▶ **GOAL OF THE EXERCISE**:
Give back, unchanged, the line containing "0.0007245 mol of" and every line after it up to the end of the listing.

▶ **DATA TO PROCESS**:
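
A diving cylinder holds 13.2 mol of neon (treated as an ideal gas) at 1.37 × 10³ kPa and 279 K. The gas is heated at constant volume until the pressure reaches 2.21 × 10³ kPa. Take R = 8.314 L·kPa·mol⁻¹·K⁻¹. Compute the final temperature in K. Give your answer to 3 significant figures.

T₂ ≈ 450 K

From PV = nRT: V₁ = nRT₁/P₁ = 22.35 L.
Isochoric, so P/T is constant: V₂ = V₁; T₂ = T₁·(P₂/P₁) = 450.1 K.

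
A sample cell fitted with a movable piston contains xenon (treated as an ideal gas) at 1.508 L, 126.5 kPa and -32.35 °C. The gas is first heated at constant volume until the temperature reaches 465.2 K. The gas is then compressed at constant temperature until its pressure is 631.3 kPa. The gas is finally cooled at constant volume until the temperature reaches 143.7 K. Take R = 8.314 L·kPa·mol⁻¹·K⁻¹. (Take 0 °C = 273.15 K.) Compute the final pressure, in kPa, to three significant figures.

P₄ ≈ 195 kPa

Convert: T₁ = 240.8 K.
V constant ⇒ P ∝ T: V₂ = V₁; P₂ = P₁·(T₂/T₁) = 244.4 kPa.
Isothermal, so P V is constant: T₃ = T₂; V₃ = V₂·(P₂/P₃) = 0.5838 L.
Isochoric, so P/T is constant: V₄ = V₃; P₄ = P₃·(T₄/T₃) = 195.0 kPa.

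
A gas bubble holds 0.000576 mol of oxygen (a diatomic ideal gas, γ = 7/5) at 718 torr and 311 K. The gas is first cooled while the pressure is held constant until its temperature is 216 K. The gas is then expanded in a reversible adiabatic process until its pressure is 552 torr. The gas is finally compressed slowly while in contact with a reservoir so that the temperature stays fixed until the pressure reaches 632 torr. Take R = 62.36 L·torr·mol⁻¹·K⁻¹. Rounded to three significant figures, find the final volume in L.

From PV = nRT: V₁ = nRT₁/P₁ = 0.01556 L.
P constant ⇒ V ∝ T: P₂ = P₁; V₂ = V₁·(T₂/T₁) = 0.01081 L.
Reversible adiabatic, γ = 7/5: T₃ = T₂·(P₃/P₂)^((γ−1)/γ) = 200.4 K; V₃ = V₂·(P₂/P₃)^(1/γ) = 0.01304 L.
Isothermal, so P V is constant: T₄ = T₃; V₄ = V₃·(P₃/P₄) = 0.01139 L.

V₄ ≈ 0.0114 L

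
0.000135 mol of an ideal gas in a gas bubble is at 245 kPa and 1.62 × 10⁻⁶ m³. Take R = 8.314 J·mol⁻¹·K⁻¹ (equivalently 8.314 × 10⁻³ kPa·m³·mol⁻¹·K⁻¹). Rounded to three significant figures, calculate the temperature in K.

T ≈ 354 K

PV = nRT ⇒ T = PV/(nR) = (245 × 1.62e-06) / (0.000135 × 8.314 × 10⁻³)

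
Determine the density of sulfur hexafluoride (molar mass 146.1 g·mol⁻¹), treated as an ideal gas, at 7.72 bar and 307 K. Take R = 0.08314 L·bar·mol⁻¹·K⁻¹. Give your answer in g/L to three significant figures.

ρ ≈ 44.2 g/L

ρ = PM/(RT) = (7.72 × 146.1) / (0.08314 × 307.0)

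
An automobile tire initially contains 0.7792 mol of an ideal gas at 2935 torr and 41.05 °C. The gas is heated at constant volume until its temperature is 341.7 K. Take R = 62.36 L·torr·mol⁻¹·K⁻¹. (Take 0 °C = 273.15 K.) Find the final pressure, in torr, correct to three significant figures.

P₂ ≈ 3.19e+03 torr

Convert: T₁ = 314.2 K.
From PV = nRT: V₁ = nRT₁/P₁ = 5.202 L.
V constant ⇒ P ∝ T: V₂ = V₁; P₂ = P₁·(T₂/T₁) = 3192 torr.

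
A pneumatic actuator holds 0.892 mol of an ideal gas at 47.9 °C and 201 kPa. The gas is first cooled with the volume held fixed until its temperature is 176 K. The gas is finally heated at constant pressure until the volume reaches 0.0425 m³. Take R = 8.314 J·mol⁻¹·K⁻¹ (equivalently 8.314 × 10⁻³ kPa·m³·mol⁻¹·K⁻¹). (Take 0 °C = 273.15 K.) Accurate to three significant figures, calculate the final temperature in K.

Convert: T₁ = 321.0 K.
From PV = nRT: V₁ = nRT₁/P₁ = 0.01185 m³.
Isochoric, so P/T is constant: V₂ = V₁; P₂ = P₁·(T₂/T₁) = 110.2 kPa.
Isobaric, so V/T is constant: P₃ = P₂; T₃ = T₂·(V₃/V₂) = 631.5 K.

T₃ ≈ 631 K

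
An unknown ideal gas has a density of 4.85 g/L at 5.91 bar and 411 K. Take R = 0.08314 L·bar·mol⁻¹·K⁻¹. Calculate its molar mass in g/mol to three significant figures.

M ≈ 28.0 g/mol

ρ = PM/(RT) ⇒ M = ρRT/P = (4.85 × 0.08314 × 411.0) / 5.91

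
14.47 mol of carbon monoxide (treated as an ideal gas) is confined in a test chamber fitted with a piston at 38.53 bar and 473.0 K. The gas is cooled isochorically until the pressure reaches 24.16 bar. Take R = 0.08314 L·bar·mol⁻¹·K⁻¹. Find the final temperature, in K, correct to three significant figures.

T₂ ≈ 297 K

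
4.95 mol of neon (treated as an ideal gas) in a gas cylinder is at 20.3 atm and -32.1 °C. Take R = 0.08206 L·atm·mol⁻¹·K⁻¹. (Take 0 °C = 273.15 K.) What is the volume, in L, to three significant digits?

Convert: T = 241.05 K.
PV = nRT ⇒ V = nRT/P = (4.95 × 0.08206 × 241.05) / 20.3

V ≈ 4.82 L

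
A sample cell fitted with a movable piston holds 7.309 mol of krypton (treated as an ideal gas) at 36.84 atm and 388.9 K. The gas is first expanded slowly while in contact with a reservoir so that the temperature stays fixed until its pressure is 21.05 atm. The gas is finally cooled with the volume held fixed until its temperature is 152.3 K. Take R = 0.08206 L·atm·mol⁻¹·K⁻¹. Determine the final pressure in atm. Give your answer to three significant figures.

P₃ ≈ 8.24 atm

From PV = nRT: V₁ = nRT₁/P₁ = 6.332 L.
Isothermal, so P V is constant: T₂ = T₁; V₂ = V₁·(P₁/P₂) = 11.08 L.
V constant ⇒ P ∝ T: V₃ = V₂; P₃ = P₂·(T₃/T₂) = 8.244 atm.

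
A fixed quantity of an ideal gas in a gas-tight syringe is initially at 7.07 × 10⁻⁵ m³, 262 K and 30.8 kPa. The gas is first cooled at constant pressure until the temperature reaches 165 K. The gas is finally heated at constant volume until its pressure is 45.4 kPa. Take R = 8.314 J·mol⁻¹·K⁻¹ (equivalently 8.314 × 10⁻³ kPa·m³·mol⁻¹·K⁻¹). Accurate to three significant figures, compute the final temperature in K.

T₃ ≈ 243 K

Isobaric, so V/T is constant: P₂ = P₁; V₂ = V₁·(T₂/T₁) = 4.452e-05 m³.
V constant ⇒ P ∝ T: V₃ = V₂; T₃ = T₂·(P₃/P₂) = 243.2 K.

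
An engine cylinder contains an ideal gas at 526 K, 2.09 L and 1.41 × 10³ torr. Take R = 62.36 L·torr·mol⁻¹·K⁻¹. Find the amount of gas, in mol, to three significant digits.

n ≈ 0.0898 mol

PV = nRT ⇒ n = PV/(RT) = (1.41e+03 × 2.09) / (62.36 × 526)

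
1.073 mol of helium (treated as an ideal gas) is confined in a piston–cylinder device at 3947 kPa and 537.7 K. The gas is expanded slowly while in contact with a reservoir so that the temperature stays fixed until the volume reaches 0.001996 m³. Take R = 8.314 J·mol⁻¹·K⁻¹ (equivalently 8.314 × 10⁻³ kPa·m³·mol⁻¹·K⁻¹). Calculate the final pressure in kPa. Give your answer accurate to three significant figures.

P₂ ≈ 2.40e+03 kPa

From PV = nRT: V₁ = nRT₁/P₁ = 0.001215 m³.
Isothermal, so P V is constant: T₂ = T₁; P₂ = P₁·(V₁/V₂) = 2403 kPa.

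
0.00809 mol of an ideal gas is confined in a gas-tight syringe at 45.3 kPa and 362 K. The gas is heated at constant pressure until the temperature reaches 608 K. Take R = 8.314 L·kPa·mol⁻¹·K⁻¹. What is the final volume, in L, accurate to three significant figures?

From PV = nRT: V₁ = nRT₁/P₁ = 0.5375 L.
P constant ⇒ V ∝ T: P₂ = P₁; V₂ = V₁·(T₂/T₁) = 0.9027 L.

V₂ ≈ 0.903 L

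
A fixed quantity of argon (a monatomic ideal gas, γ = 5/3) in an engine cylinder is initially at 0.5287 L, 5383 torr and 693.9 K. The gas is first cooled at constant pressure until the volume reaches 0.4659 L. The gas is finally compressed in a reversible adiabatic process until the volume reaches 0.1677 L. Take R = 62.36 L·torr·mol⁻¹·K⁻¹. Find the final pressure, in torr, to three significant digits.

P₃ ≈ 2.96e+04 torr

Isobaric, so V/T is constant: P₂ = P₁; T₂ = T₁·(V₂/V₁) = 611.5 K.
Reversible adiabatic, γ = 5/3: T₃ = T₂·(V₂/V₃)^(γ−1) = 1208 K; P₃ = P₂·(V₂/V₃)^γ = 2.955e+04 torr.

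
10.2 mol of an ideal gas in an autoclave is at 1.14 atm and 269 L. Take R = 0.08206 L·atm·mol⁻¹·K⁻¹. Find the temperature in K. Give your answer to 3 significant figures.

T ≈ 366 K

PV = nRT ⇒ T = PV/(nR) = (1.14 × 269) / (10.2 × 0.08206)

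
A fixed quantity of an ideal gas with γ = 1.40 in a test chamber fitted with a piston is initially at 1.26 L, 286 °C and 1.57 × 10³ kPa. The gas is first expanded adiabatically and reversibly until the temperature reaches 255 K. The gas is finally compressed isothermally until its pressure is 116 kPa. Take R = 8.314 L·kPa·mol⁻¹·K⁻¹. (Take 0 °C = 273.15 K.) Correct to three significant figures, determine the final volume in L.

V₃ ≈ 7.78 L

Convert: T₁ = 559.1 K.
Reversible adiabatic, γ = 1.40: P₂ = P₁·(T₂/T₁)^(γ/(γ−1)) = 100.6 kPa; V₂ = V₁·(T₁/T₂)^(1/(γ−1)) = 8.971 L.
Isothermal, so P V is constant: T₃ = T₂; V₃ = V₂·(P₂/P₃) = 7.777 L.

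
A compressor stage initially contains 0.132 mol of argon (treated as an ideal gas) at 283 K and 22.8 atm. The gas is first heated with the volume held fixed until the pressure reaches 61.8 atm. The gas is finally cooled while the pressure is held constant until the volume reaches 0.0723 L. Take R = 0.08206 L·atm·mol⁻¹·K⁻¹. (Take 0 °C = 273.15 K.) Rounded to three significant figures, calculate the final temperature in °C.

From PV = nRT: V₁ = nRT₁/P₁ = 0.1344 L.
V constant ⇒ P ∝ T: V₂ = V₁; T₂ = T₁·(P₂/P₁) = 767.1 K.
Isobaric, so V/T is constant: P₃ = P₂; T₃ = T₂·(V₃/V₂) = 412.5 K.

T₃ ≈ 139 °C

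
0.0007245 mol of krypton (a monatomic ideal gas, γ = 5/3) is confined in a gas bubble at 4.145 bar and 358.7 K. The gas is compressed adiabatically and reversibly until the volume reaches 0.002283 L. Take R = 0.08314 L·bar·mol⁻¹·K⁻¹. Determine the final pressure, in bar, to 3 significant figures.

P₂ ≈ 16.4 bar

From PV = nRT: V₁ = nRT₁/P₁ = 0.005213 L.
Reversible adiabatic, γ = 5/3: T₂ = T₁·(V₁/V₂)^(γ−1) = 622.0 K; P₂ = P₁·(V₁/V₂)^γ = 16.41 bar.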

▶ **RESPONSE TO THIS TASK**:
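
0.0007245 mol of krypton (a monatomic ideal gas, γ = 5/3) is confined in a gas bubble at 4.145 bar and 358.7 K. The gas is compressed adiabatically and reversibly until the volume reaches 0.002283 L. Take R = 0.08314 L·bar·mol⁻¹·K⁻¹. Determine the final pressure, in bar, to 3 significant figures.

P₂ ≈ 16.4 bar

From PV = nRT: V₁ = nRT₁/P₁ = 0.005213 L.
Reversible adiabatic, γ = 5/3: T₂ = T₁·(V₁/V₂)^(γ−1) = 622.0 K; P₂ = P₁·(V₁/V₂)^γ = 16.41 bar.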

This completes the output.